WHAT THE TASK ASKS:
Show each line from the listing that includes the word "uniform".

○ ○ ○ ○ ○ ○ ○

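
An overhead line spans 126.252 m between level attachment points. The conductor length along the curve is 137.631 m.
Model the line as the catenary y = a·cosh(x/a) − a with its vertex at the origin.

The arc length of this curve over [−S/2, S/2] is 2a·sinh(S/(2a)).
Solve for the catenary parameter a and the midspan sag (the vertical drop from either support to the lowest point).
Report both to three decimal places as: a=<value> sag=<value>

seed: a₀ = √(S³/(24(L−S))) = √(126.252³/(24·11.379)) = 85.841981
iter 1: u=0.735374  f(a)=+3.117e-01  f'(a)=-2.797e-01  a ← 85.841981 − (+3.117e-01/-2.797e-01) = 86.956141
iter 2: u=0.725952  f(a)=+6.172e-03  f'(a)=-2.688e-01  a ← 86.956141 − (+6.172e-03/-2.688e-01) = 86.979105
iter 3: u=0.725761  f(a)=+2.528e-06  f'(a)=-2.685e-01  a ← 86.979105 − (+2.528e-06/-2.685e-01) = 86.979114
iter 4: u=0.725760  f(a)=+3.979e-13  f'(a)=-2.685e-01  a ← 86.979114 − (+3.979e-13/-2.685e-01) = 86.979114
converged: |Δa| < 1e-12 after 4 iterations
sag = a·(cosh(S/(2a)) − 1) = 86.979114·(cosh(0.725760) − 1) = 23.930486
T_max/T_min = cosh(S/(2a)) = 1.275129

a=86.979 sag=23.930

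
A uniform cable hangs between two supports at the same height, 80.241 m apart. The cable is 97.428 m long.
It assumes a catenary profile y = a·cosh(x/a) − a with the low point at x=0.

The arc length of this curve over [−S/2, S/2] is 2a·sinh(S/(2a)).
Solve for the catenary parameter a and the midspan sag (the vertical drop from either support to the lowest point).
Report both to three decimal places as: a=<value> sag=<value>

seed: a₀ = √(S³/(24(L−S))) = √(80.241³/(24·17.187)) = 35.390674
iter 1: u=1.133646  f(a)=+1.139e+00  f'(a)=-1.102e+00  a ← 35.390674 − (+1.139e+00/-1.102e+00) = 36.424102
iter 2: u=1.101482  f(a)=+5.179e-02  f'(a)=-1.004e+00  a ← 36.424102 − (+5.179e-02/-1.004e+00) = 36.475691
iter 3: u=1.099924  f(a)=+1.184e-04  f'(a)=-9.992e-01  a ← 36.475691 − (+1.184e-04/-9.992e-01) = 36.475810
iter 4: u=1.099921  f(a)=+6.217e-10  f'(a)=-9.992e-01  a ← 36.475810 − (+6.217e-10/-9.992e-01) = 36.475810
iter 5: u=1.099921  f(a)=+0.000e+00  f'(a)=-9.992e-01  a ← 36.475810 − (+0.000e+00/-9.992e-01) = 36.475810
converged: |Δa| < 1e-12 after 5 iterations
sag = a·(cosh(S/(2a)) − 1) = 36.475810·(cosh(1.099921) − 1) = 24.380895
T_max/T_min = cosh(S/(2a)) = 1.668413

a=36.476 sag=24.381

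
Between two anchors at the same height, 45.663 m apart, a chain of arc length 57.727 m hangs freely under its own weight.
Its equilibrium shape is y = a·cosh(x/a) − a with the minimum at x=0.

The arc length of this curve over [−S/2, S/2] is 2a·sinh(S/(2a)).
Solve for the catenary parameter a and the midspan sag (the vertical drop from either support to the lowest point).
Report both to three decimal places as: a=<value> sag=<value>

a=18.813 sag=15.640

seed: a₀ = √(S³/(24(L−S))) = √(45.663³/(24·12.064)) = 18.134074
iter 1: u=1.259039  f(a)=+9.931e-01  f'(a)=-1.554e+00  a ← 18.134074 − (+9.931e-01/-1.554e+00) = 18.773223
iter 2: u=1.216174  f(a)=+5.492e-02  f'(a)=-1.386e+00  a ← 18.773223 − (+5.492e-02/-1.386e+00) = 18.812840
iter 3: u=1.213613  f(a)=+1.897e-04  f'(a)=-1.377e+00  a ← 18.812840 − (+1.897e-04/-1.377e+00) = 18.812978
iter 4: u=1.213604  f(a)=+2.281e-09  f'(a)=-1.377e+00  a ← 18.812978 − (+2.281e-09/-1.377e+00) = 18.812978
iter 5: u=1.213604  f(a)=+0.000e+00  f'(a)=-1.377e+00  a ← 18.812978 − (+0.000e+00/-1.377e+00) = 18.812978
converged: |Δa| < 1e-12 after 5 iterations
sag = a·(cosh(S/(2a)) − 1) = 18.812978·(cosh(1.213604) − 1) = 15.640321
T_max/T_min = cosh(S/(2a)) = 1.831358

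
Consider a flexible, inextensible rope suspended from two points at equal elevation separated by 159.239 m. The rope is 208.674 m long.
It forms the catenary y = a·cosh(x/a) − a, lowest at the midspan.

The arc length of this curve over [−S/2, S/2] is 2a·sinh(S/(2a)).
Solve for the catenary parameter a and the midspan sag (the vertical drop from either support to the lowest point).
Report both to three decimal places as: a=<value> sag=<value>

a=60.881 sag=59.919

seed: a₀ = √(S³/(24(L−S))) = √(159.239³/(24·49.435)) = 58.337965
iter 1: u=1.364797  f(a)=+4.814e+00  f'(a)=-2.032e+00  a ← 58.337965 − (+4.814e+00/-2.032e+00) = 60.706636
iter 2: u=1.311545  f(a)=+3.087e-01  f'(a)=-1.779e+00  a ← 60.706636 − (+3.087e-01/-1.779e+00) = 60.880142
iter 3: u=1.307807  f(a)=+1.462e-03  f'(a)=-1.762e+00  a ← 60.880142 − (+1.462e-03/-1.762e+00) = 60.880971
iter 4: u=1.307790  f(a)=+3.313e-08  f'(a)=-1.762e+00  a ← 60.880971 − (+3.313e-08/-1.762e+00) = 60.880971
iter 5: u=1.307790  f(a)=-2.842e-14  f'(a)=-1.762e+00  a ← 60.880971 − (-2.842e-14/-1.762e+00) = 60.880971
converged: |Δa| < 1e-12 after 5 iterations
sag = a·(cosh(S/(2a)) − 1) = 60.880971·(cosh(1.307790) − 1) = 59.919286
T_max/T_min = cosh(S/(2a)) = 1.984204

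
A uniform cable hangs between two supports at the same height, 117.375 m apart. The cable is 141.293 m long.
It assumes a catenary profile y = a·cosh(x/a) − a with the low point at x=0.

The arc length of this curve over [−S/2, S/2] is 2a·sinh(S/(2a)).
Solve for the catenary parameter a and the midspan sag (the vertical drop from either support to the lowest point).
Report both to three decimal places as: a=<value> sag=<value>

a=54.627 sag=34.676

seed: a₀ = √(S³/(24(L−S))) = √(117.375³/(24·23.918)) = 53.075654
iter 1: u=1.105733  f(a)=+1.505e+00  f'(a)=-1.016e+00  a ← 53.075654 − (+1.505e+00/-1.016e+00) = 54.556825
iter 2: u=1.075713  f(a)=+6.532e-02  f'(a)=-9.299e-01  a ← 54.556825 − (+6.532e-02/-9.299e-01) = 54.627067
iter 3: u=1.074330  f(a)=+1.353e-04  f'(a)=-9.261e-01  a ← 54.627067 − (+1.353e-04/-9.261e-01) = 54.627213
iter 4: u=1.074327  f(a)=+5.834e-10  f'(a)=-9.261e-01  a ← 54.627213 − (+5.834e-10/-9.261e-01) = 54.627213
iter 5: u=1.074327  f(a)=+2.842e-14  f'(a)=-9.261e-01  a ← 54.627213 − (+2.842e-14/-9.261e-01) = 54.627213
converged: |Δa| < 1e-12 after 5 iterations
sag = a·(cosh(S/(2a)) − 1) = 54.627213·(cosh(1.074327) − 1) = 34.675980
T_max/T_min = cosh(S/(2a)) = 1.634775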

○ ○ ○ ○ ○ ○ ○

SOLUTION TO THIS PROBLEM:
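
A uniform cable hangs between two supports at the same height, 80.241 m apart. The cable is 97.428 m long.
A uniform cable hangs between two supports at the same height, 117.375 m apart. The cable is 141.293 m long.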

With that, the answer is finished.